:: Records for the task

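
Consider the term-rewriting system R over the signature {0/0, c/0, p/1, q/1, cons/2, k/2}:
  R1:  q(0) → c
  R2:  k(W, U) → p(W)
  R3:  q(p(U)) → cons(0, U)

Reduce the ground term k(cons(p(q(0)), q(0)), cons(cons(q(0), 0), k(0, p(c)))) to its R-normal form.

1. k(cons(p(q(0)), q(0)), cons(cons(q(0), 0), k(0, p(c))))  →  p(cons(p(q(0)), q(0)))   [R2 at ε]
2. p(cons(p(q(0)), q(0)))  →  p(cons(p(c), q(0)))   [R1 at 1.1.1]
3. p(cons(p(c), q(0)))  →  p(cons(p(c), c))   [R1 at 1.2]

p(cons(p(c), c))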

::::

◆ **Exercise requirements**
Go through the data and copy each line exactly as it reads.

◆ **Reply to the exercise**
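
Consider the term-rewriting system R over the signature {0/0, c/0, p/1, q/1, cons/2, k/2}:
  R1:  q(0) → c
  R2:  k(W, U) → p(W)
  R3:  q(p(U)) → cons(0, U)

Reduce the ground term k(cons(p(q(0)), q(0)), cons(cons(q(0), 0), k(0, p(c)))) to its R-normal form.

1. k(cons(p(q(0)), q(0)), cons(cons(q(0), 0), k(0, p(c))))  →  p(cons(p(q(0)), q(0)))   [R2 at ε]
2. p(cons(p(q(0)), q(0)))  →  p(cons(p(c), q(0)))   [R1 at 1.1.1]
3. p(cons(p(c), q(0)))  →  p(cons(p(c), c))   [R1 at 1.2]

p(cons(p(c), c))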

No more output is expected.